Work item:
Filter the listing down to the lines containing the word "function".

Working data:

- - - - -

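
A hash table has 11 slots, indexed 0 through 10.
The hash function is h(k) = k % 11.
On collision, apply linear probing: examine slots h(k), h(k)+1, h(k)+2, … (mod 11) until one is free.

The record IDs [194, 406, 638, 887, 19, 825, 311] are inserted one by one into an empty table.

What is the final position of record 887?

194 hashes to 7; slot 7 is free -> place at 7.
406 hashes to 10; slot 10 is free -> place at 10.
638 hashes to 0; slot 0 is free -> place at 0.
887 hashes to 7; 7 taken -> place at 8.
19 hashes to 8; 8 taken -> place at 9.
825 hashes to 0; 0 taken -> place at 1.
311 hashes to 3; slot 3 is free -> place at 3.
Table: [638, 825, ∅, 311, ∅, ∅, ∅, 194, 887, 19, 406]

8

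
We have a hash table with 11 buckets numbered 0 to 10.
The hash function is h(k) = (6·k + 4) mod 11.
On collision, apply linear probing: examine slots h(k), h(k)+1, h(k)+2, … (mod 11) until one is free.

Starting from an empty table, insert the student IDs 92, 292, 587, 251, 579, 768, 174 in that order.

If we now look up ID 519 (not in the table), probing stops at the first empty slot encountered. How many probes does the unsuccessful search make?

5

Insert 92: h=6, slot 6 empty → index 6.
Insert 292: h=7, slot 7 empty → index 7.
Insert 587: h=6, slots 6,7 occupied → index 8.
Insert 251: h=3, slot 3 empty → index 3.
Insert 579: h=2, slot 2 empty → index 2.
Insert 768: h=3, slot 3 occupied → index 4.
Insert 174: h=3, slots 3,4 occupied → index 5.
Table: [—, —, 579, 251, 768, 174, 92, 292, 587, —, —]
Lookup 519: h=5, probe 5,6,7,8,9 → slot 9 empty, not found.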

- - - - -

Output below:
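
The hash function is h(k) = k % 11.
The hash function is h(k) = (6·k + 4) mod 11.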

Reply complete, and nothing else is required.